=== Section Start ===

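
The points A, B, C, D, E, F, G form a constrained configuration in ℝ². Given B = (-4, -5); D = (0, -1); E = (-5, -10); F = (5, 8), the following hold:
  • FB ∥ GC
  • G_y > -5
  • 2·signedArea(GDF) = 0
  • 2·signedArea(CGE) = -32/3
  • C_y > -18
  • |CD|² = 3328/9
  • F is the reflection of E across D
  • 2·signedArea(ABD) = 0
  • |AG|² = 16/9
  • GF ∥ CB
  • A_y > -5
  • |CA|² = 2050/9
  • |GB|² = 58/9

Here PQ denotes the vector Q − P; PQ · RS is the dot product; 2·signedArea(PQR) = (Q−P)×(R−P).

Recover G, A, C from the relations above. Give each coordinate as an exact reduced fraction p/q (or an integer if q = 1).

1. G_x = -5/3  [line -9·x + 5·y + 5 = 0 ∩ |GB|² = 58/9]
2. G_y = -4  [line -9·x + 5·y + 5 = 0 ∩ |GB|² = 58/9]
   → G = (-5/3, -4)
3. C_x = -32/3  [GF ∥ CB ∩ FB ∥ GC]
4. C_y = -17  [GF ∥ CB ∩ FB ∥ GC]
   → C = (-32/3, -17)
5. A_x = -3  [line -4·x + 4·y + 4 = 0 ∩ |CA|² = 2050/9]
6. A_y = -4  [line -4·x + 4·y + 4 = 0 ∩ |CA|² = 2050/9]
   → A = (-3, -4)

A = (-3, -4)
C = (-32/3, -17)
G = (-5/3, -4)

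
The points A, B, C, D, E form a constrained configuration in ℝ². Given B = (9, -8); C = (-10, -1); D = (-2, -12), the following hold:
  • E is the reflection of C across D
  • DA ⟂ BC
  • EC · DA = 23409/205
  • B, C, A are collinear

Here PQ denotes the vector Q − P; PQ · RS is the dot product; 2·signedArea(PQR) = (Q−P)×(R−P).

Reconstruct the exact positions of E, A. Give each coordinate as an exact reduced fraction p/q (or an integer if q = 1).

A = (251/410, -2013/410)
E = (6, -23)

1. E_x = 6  [E is the reflection of C across D]
2. E_y = -23  [E is the reflection of C across D]
   → E = (6, -23)
3. A_x = 251/410  [B, C, A are collinear ∩ DA ⟂ BC]
4. A_y = -2013/410  [B, C, A are collinear ∩ DA ⟂ BC]
   → A = (251/410, -2013/410)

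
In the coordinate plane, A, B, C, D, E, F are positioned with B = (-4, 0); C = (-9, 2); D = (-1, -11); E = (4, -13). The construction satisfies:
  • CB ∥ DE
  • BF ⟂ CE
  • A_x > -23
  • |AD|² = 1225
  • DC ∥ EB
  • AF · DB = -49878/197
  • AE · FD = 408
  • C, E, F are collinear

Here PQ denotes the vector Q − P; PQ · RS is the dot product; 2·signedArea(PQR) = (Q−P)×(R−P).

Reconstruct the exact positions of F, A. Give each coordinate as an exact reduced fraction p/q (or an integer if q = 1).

A = (-22, 17)
F = (-2311/394, -637/394)

1. F_x = -2311/394  [C, E, F are collinear ∩ BF ⟂ CE]
2. F_y = -637/394  [C, E, F are collinear ∩ BF ⟂ CE]
   → F = (-2311/394, -637/394)
3. A_x = -22  [AE · FD = 408 ∩ AF · DB = -49878/197]
4. A_y = 17  [AE · FD = 408 ∩ AF · DB = -49878/197]
   → A = (-22, 17)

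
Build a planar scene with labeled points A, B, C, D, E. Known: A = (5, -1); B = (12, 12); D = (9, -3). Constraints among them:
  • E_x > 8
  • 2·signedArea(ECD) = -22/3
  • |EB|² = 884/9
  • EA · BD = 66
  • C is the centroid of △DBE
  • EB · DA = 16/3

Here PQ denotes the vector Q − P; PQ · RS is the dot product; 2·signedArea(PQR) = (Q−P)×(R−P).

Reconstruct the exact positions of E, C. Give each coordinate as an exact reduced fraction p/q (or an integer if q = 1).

1. E_x = 26/3  [EA · BD = 66 ∩ EB · DA = 16/3]
2. E_y = 8/3  [EA · BD = 66 ∩ EB · DA = 16/3]
   → E = (26/3, 8/3)
3. C_x = 89/9  [C is the centroid of △DBE]
4. C_y = 35/9  [C is the centroid of △DBE]
   → C = (89/9, 35/9)

C = (89/9, 35/9)
E = (26/3, 8/3)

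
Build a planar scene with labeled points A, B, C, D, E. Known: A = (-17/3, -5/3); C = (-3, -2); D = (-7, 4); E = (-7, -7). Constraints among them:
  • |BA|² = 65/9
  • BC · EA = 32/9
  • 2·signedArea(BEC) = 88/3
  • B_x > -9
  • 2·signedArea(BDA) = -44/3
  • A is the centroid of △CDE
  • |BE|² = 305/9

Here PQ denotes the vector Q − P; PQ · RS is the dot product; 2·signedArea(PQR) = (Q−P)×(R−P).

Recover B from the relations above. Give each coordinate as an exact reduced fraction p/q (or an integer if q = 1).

1. B_x = -25/3  [2·signedArea(BEC) = 88/3 ∩ BC · EA = 32/9]
2. B_y = -4/3  [2·signedArea(BEC) = 88/3 ∩ BC · EA = 32/9]
   → B = (-25/3, -4/3)

B = (-25/3, -4/3)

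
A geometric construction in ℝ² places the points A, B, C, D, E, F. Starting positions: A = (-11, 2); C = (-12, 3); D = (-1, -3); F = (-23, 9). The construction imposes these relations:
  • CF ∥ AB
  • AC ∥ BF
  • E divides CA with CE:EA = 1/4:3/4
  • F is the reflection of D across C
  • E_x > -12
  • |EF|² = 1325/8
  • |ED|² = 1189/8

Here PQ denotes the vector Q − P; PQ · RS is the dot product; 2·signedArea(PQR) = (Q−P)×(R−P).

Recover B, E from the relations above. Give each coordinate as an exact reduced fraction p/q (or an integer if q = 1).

1. B_x = -22  [AC ∥ BF ∩ CF ∥ AB]
2. B_y = 8  [AC ∥ BF ∩ CF ∥ AB]
   → B = (-22, 8)
3. E_x = -47/4  [E divides CA with CE:EA = 1/4:3/4]
4. E_y = 11/4  [E divides CA with CE:EA = 1/4:3/4]
   → E = (-47/4, 11/4)

B = (-22, 8)
E = (-47/4, 11/4)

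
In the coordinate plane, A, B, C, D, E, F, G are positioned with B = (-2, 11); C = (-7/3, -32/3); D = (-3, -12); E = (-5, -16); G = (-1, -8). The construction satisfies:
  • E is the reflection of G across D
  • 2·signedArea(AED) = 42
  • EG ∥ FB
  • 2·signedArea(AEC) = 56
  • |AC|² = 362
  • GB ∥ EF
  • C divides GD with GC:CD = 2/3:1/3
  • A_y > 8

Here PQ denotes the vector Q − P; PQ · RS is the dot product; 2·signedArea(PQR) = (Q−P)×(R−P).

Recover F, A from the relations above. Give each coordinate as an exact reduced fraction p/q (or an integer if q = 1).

A = (-10/3, 25/3)
F = (-6, 3)

1. F_x = -6  [EG ∥ FB ∩ GB ∥ EF]
2. F_y = 3  [EG ∥ FB ∩ GB ∥ EF]
   → F = (-6, 3)
3. A_x = -10/3  [line -4·x + 2·y + -30 = 0 ∩ |AC|² = 362]
4. A_y = 25/3  [line -4·x + 2·y + -30 = 0 ∩ |AC|² = 362]
   → A = (-10/3, 25/3)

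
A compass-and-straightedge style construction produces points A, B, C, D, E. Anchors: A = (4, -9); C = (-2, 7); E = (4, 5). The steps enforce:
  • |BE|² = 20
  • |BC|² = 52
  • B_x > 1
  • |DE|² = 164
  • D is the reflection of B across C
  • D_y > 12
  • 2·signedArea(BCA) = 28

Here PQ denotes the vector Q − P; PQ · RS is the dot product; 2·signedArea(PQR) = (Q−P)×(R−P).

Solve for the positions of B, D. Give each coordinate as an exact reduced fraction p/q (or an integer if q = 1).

1. B_x = 2  [line 16·x + 6·y + -38 = 0 ∩ |BE|² = 20]
2. B_y = 1  [line 16·x + 6·y + -38 = 0 ∩ |BE|² = 20]
   → B = (2, 1)
3. D_x = -6  [D is the reflection of B across C]
4. D_y = 13  [D is the reflection of B across C]
   → D = (-6, 13)

B = (2, 1)
D = (-6, 13)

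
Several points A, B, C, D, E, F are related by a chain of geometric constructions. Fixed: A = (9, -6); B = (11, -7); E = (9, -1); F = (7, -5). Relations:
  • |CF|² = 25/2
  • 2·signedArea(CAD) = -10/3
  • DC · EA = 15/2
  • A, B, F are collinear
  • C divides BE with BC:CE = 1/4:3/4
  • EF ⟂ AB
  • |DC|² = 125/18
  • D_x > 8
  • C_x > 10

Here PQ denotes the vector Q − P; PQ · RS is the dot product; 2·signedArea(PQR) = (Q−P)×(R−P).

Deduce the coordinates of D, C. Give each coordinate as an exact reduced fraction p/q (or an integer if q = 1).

1. C_x = 21/2  [C divides BE with BC:CE = 1/4:3/4]
2. C_y = -11/2  [C divides BE with BC:CE = 1/4:3/4]
   → C = (21/2, -11/2)
3. D_x = 25/3  [DC · EA = 15/2 ∩ 2·signedArea(CAD) = -10/3]
4. D_y = -4  [DC · EA = 15/2 ∩ 2·signedArea(CAD) = -10/3]
   → D = (25/3, -4)

C = (21/2, -11/2)
D = (25/3, -4)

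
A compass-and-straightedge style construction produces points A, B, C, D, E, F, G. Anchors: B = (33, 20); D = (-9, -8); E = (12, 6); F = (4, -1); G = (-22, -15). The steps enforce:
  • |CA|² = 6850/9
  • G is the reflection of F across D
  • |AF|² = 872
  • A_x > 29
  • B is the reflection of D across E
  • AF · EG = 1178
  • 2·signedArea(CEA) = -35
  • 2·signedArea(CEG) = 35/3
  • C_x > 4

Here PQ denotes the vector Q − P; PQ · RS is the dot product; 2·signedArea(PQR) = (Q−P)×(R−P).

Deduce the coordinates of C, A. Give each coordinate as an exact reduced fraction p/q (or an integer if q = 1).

1. A_x = 30  [line 34·x + 21·y + -1293 = 0 ∩ |AF|² = 872]
2. A_y = 13  [line 34·x + 21·y + -1293 = 0 ∩ |AF|² = 872]
   → A = (30, 13)
3. C_x = 5  [2·signedArea(CEG) = 35/3 ∩ 2·signedArea(CEA) = -35]
4. C_y = 4/3  [2·signedArea(CEG) = 35/3 ∩ 2·signedArea(CEA) = -35]
   → C = (5, 4/3)

A = (30, 13)
C = (5, 4/3)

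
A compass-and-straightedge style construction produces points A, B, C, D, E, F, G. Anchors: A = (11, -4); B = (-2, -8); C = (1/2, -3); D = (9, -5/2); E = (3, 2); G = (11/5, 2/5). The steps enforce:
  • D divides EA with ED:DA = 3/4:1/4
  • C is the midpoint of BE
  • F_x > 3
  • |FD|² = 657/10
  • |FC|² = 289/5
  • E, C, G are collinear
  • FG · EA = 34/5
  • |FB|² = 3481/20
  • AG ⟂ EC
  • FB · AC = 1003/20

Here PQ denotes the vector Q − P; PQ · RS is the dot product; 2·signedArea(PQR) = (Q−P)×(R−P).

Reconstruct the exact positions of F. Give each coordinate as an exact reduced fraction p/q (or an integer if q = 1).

F = (39/10, 19/5)

1. F_x = 39/10  [FG · EA = 34/5 ∩ FB · AC = 1003/20]
2. F_y = 19/5  [FG · EA = 34/5 ∩ FB · AC = 1003/20]
   → F = (39/10, 19/5)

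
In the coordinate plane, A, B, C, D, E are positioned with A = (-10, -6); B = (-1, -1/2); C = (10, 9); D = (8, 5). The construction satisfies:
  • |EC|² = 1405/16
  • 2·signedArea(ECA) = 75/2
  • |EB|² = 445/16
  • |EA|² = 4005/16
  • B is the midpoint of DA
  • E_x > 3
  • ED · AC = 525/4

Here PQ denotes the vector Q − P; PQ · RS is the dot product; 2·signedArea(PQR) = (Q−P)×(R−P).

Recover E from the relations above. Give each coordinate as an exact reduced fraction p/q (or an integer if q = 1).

1. E_x = 7/2  [ED · AC = 525/4 ∩ 2·signedArea(ECA) = 75/2]
2. E_y = 9/4  [ED · AC = 525/4 ∩ 2·signedArea(ECA) = 75/2]
   → E = (7/2, 9/4)

E = (7/2, 9/4)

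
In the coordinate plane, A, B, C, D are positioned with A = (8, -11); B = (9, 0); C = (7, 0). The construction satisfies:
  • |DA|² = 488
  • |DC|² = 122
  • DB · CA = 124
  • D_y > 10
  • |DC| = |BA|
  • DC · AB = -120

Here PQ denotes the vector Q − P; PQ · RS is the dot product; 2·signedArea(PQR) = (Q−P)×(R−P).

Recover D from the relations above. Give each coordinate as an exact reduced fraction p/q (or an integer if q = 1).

1. D_x = 6  [DC · AB = -120 ∩ DB · CA = 124]
2. D_y = 11  [DC · AB = -120 ∩ DB · CA = 124]
   → D = (6, 11)

D = (6, 11)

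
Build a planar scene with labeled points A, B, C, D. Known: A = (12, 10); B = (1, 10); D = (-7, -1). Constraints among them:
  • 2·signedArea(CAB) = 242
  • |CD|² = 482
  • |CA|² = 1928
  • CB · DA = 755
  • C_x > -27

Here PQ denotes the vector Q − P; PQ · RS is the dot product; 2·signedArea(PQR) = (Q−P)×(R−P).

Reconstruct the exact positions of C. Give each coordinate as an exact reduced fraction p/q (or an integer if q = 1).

1. C_x = -26  [2·signedArea(CAB) = 242 ∩ CB · DA = 755]
2. C_y = -12  [2·signedArea(CAB) = 242 ∩ CB · DA = 755]
   → C = (-26, -12)

C = (-26, -12)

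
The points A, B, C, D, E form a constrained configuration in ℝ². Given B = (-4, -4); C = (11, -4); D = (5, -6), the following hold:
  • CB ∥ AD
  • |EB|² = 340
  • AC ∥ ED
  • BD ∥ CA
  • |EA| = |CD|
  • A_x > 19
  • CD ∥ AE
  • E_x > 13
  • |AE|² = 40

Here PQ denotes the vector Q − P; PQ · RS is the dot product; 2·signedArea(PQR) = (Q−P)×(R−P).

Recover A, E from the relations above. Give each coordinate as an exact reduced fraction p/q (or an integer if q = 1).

A = (20, -6)
E = (14, -8)

1. A_x = 20  [CB ∥ AD ∩ BD ∥ CA]
2. A_y = -6  [CB ∥ AD ∩ BD ∥ CA]
   → A = (20, -6)
3. E_x = 14  [AC ∥ ED ∩ CD ∥ AE]
4. E_y = -8  [AC ∥ ED ∩ CD ∥ AE]
   → E = (14, -8)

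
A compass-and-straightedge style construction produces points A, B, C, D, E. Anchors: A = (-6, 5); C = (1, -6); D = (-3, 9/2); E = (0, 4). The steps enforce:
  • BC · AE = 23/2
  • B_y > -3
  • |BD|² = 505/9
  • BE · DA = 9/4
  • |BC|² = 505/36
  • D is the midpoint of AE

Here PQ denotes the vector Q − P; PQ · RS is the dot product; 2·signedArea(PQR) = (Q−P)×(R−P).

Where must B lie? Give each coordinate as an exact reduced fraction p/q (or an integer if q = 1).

B = (-1/3, -5/2)

1. B_x = -1/3  [line -6·x + 1·y + 1/2 = 0 ∩ |BC|² = 505/36]
2. B_y = -5/2  [line -6·x + 1·y + 1/2 = 0 ∩ |BC|² = 505/36]
   → B = (-1/3, -5/2)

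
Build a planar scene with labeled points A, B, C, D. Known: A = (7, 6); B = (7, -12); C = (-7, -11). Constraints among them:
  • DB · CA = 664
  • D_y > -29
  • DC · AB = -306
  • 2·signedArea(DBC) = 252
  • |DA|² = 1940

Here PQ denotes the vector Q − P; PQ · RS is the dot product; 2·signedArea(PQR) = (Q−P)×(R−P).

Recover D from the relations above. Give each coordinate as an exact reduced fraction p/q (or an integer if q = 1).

1. D_x = -21  [2·signedArea(DBC) = 252 ∩ DB · CA = 664]
2. D_y = -28  [2·signedArea(DBC) = 252 ∩ DB · CA = 664]
   → D = (-21, -28)

D = (-21, -28)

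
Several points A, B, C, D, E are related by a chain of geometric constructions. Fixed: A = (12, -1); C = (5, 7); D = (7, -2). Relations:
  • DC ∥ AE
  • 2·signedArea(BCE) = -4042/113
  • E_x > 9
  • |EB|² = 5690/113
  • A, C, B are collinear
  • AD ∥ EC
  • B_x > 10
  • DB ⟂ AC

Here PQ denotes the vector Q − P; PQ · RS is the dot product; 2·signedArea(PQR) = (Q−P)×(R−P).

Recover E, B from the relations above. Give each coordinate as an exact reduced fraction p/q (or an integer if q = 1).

B = (1167/113, 103/113)
E = (10, 8)

1. E_x = 10  [AD ∥ EC ∩ DC ∥ AE]
2. E_y = 8  [AD ∥ EC ∩ DC ∥ AE]
   → E = (10, 8)
3. B_x = 1167/113  [A, C, B are collinear ∩ DB ⟂ AC]
4. B_y = 103/113  [A, C, B are collinear ∩ DB ⟂ AC]
   → B = (1167/113, 103/113)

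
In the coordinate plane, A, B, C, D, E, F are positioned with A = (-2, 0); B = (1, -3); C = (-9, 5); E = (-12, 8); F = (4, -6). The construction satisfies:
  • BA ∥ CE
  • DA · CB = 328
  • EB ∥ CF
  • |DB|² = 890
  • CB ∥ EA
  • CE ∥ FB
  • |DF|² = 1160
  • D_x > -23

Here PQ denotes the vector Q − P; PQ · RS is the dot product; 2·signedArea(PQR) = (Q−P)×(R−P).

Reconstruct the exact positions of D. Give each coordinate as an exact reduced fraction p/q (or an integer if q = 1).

1. D_x = -22  [line -10·x + 8·y + -348 = 0 ∩ |DF|² = 1160]
2. D_y = 16  [line -10·x + 8·y + -348 = 0 ∩ |DF|² = 1160]
   → D = (-22, 16)

D = (-22, 16)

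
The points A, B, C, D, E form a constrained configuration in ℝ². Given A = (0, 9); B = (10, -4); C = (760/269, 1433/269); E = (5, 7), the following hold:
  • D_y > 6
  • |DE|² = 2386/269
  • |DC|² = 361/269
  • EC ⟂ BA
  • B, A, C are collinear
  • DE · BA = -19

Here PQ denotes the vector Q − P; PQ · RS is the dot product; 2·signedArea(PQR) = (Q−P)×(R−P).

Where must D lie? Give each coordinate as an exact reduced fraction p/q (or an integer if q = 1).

D = (570/269, 1680/269)

1. D_x = 570/269  [line 10·x + -13·y + 60 = 0 ∩ |DC|² = 361/269]
2. D_y = 1680/269  [line 10·x + -13·y + 60 = 0 ∩ |DC|² = 361/269]
   → D = (570/269, 1680/269)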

=== Section End ===

Report how many lines of the entries above contain the word "Known", giving the number by itself.

4